# THE DATA
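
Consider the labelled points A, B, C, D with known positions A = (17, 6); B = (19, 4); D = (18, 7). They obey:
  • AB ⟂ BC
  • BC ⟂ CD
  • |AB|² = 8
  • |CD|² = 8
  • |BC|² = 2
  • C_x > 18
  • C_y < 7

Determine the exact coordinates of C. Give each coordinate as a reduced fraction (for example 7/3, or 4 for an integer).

C = (20, 5)

1. C_x = 20  [[AB ⟂ BC ⇒ 2x-2y-30=0] ∩ [|C−(18, 7)|²=8]]
2. C_y = 5  [[AB ⟂ BC ⇒ 2x-2y-30=0] ∩ [|C−(18, 7)|²=8]]
   so C = (20, 5)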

# REQUIRED ACTION
Would you restate the entries word for word, omitting none?

# OUTPUT FOR THIS TASK
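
Consider the labelled points A, B, C, D with known positions A = (17, 6); B = (19, 4); D = (18, 7). They obey:
  • AB ⟂ BC
  • BC ⟂ CD
  • |AB|² = 8
  • |CD|² = 8
  • |BC|² = 2
  • C_x > 18
  • C_y < 7

Determine the exact coordinates of C. Give each coordinate as a reduced fraction (for example 7/3, or 4 for an integer).

C = (20, 5)

1. C_x = 20  [[AB ⟂ BC ⇒ 2x-2y-30=0] ∩ [|C−(18, 7)|²=8]]
2. C_y = 5  [[AB ⟂ BC ⇒ 2x-2y-30=0] ∩ [|C−(18, 7)|²=8]]
   so C = (20, 5)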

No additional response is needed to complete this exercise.